··· Information given
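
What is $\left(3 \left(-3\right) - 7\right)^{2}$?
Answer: $256$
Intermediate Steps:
$\left(3 \left(-3\right) - 7\right)^{2} = \left(-9 - 7\right)^{2} = \left(-16\right)^{2} = 256$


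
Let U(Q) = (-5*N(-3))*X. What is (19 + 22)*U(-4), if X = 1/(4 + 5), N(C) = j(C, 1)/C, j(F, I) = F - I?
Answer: -820/27 ≈ -30.370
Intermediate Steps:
N(C) = (-1 + C)/C (N(C) = (C - 1*1)/C = (C - 1)/C = (-1 + C)/C)
X = 1/9 ≈ 0.11111
U(Q) = -20/27 (U(Q) = -5*(-1 - 3)/(-3)*(1/9) = -(-5)*(-4)/3*(1/9) = -5*4/3*(1/9) = -20/3*1/9 = -20/27)
(19 + 22)*U(-4) = (19 + 22)*(-20/27) = 41*(-20/27) = -820/27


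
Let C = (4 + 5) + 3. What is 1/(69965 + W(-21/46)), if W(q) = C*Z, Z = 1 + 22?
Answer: 1/70241 ≈ 1.4237e-5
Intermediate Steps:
Z = 23
C = 12 (C = 9 + 3 = 12)
W(q) = 276 (W(q) = 12*23 = 276)
1/(69965 + W(-21/46)) = 1/(69965 + 276) = 1/70241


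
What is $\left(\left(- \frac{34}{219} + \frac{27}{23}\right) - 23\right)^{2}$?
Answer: $\frac{12258918400}{25371369} \approx 483.18$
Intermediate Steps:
$\left(\left(- \frac{34}{219} + \frac{27}{23}\right) - 23\right)^{2} = \left(\frac{5131}{5037} - 23\right)^{2} = \left(- \frac{110720}{5037}\right)^{2} = \frac{12258918400}{25371369}$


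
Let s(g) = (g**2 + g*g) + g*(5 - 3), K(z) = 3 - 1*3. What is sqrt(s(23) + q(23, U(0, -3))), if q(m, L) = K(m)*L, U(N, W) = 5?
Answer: 4*sqrt(69) ≈ 33.227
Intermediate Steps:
K(z) = 0 (K(z) = 3 - 3 = 0)
s(g) = 2*g + 2*g**2 (s(g) = (g**2 + g**2) + g*2 = 2*g**2 + 2*g = 2*g + 2*g**2)
q(m, L) = 0 (q(m, L) = 0*L = 0)
sqrt(s(23) + q(23, U(0, -3))) = sqrt(2*23*(1 + 23) + 0) = sqrt(2*23*24 + 0) = sqrt(1104 + 0) = sqrt(1104) = 4*sqrt(69)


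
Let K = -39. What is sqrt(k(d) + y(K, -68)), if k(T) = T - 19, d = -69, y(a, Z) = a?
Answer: I*sqrt(127) ≈ 11.269*I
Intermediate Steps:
k(T) = -19 + T
sqrt(k(d) + y(K, -68)) = sqrt((-19 - 69) - 39) = sqrt(-88 - 39) = sqrt(-127) = I*sqrt(127)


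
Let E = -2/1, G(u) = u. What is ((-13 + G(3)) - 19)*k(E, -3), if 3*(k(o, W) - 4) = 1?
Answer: -377/3 ≈ -125.67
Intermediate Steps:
E = -2 (E = -2*1 = -2)
k(o, W) = 13/3 (k(o, W) = 4 + (⅓)*1 = 4 + ⅓ = 13/3)
((-13 + G(3)) - 19)*k(E, -3) = ((-13 + 3) - 19)*(13/3) = (-10 - 19)*(13/3) = -29*13/3 = -377/3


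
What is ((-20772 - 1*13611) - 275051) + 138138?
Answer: -171296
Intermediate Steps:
((-20772 - 1*13611) - 275051) + 138138 = ((-20772 - 13611) - 275051) + 138138 = (-34383 - 275051) + 138138 = -309434 + 138138 = -171296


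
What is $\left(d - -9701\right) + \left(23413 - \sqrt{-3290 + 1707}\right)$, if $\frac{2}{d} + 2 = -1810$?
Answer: $\frac{30001283}{906} - i \sqrt{1583} \approx 33114.0 - 39.787 i$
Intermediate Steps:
$d = - \frac{1}{906}$ ($d = \frac{2}{-2 - 1810} = \frac{2}{-1812} = 2 \left(- \frac{1}{1812}\right) = - \frac{1}{906} \approx -0.0011038$)
$\left(d - -9701\right) + \left(23413 - \sqrt{-3290 + 1707}\right) = \left(- \frac{1}{906} - -9701\right) + \left(23413 - \sqrt{-3290 + 1707}\right) = \left(- \frac{1}{906} + 9701\right) + \left(23413 - \sqrt{-1583}\right) = \frac{8789105}{906} + \left(23413 - i \sqrt{1583}\right) = \frac{30001283}{906} - i \sqrt{1583}$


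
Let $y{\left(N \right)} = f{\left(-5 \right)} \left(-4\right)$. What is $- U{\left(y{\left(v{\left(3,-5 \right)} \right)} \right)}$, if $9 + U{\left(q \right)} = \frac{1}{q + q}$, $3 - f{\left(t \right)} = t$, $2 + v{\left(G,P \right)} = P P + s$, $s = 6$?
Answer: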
······
• Problem: The listing above should be repeated in its entirety, unchanged.

• Answer section:
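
What is $\left(3 \left(-3\right) - 7\right)^{2}$?
Answer: $256$
Intermediate Steps:
$\left(3 \left(-3\right) - 7\right)^{2} = \left(-9 - 7\right)^{2} = \left(-16\right)^{2} = 256$


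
Let U(Q) = (-5*N(-3))*X. What is (19 + 22)*U(-4), if X = 1/(4 + 5), N(C) = j(C, 1)/C, j(F, I) = F - I?
Answer: -820/27 ≈ -30.370
Intermediate Steps:
N(C) = (-1 + C)/C (N(C) = (C - 1*1)/C = (C - 1)/C = (-1 + C)/C)
X = 1/9 ≈ 0.11111
U(Q) = -20/27 (U(Q) = -5*(-1 - 3)/(-3)*(1/9) = -(-5)*(-4)/3*(1/9) = -5*4/3*(1/9) = -20/3*1/9 = -20/27)
(19 + 22)*U(-4) = (19 + 22)*(-20/27) = 41*(-20/27) = -820/27


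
Let C = (4 + 5) + 3. What is 1/(69965 + W(-21/46)), if W(q) = C*Z, Z = 1 + 22?
Answer: 1/70241 ≈ 1.4237e-5
Intermediate Steps:
Z = 23
C = 12 (C = 9 + 3 = 12)
W(q) = 276 (W(q) = 12*23 = 276)
1/(69965 + W(-21/46)) = 1/(69965 + 276) = 1/70241


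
What is $\left(\left(- \frac{34}{219} + \frac{27}{23}\right) - 23\right)^{2}$?
Answer: $\frac{12258918400}{25371369} \approx 483.18$
Intermediate Steps:
$\left(\left(- \frac{34}{219} + \frac{27}{23}\right) - 23\right)^{2} = \left(\frac{5131}{5037} - 23\right)^{2} = \left(- \frac{110720}{5037}\right)^{2} = \frac{12258918400}{25371369}$


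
Let s(g) = (g**2 + g*g) + g*(5 - 3), K(z) = 3 - 1*3. What is sqrt(s(23) + q(23, U(0, -3))), if q(m, L) = K(m)*L, U(N, W) = 5?
Answer: 4*sqrt(69) ≈ 33.227
Intermediate Steps:
K(z) = 0 (K(z) = 3 - 3 = 0)
s(g) = 2*g + 2*g**2 (s(g) = (g**2 + g**2) + g*2 = 2*g**2 + 2*g = 2*g + 2*g**2)
q(m, L) = 0 (q(m, L) = 0*L = 0)
sqrt(s(23) + q(23, U(0, -3))) = sqrt(2*23*(1 + 23) + 0) = sqrt(2*23*24 + 0) = sqrt(1104 + 0) = sqrt(1104) = 4*sqrt(69)


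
Let K = -39. What is sqrt(k(d) + y(K, -68)), if k(T) = T - 19, d = -69, y(a, Z) = a?
Answer: I*sqrt(127) ≈ 11.269*I
Intermediate Steps:
k(T) = -19 + T
sqrt(k(d) + y(K, -68)) = sqrt((-19 - 69) - 39) = sqrt(-88 - 39) = sqrt(-127) = I*sqrt(127)


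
Let E = -2/1, G(u) = u. What is ((-13 + G(3)) - 19)*k(E, -3), if 3*(k(o, W) - 4) = 1?
Answer: -377/3 ≈ -125.67
Intermediate Steps:
E = -2 (E = -2*1 = -2)
k(o, W) = 13/3 (k(o, W) = 4 + (⅓)*1 = 4 + ⅓ = 13/3)
((-13 + G(3)) - 19)*k(E, -3) = ((-13 + 3) - 19)*(13/3) = (-10 - 19)*(13/3) = -29*13/3 = -377/3


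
What is ((-20772 - 1*13611) - 275051) + 138138?
Answer: -171296
Intermediate Steps:
((-20772 - 1*13611) - 275051) + 138138 = ((-20772 - 13611) - 275051) + 138138 = (-34383 - 275051) + 138138 = -309434 + 138138 = -171296


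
What is $\left(d - -9701\right) + \left(23413 - \sqrt{-3290 + 1707}\right)$, if $\frac{2}{d} + 2 = -1810$?
Answer: $\frac{30001283}{906} - i \sqrt{1583} \approx 33114.0 - 39.787 i$
Intermediate Steps:
$d = - \frac{1}{906}$ ($d = \frac{2}{-2 - 1810} = \frac{2}{-1812} = 2 \left(- \frac{1}{1812}\right) = - \frac{1}{906} \approx -0.0011038$)
$\left(d - -9701\right) + \left(23413 - \sqrt{-3290 + 1707}\right) = \left(- \frac{1}{906} - -9701\right) + \left(23413 - \sqrt{-3290 + 1707}\right) = \left(- \frac{1}{906} + 9701\right) + \left(23413 - \sqrt{-1583}\right) = \frac{8789105}{906} + \left(23413 - i \sqrt{1583}\right) = \frac{30001283}{906} - i \sqrt{1583}$


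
Let $y{\left(N \right)} = f{\left(-5 \right)} \left(-4\right)$. What is $- U{\left(y{\left(v{\left(3,-5 \right)} \right)} \right)}$, if $9 + U{\left(q \right)} = \frac{1}{q + q}$, $3 - f{\left(t \right)} = t$, $2 + v{\left(G,P \right)} = P P + s$, $s = 6$?
Answer: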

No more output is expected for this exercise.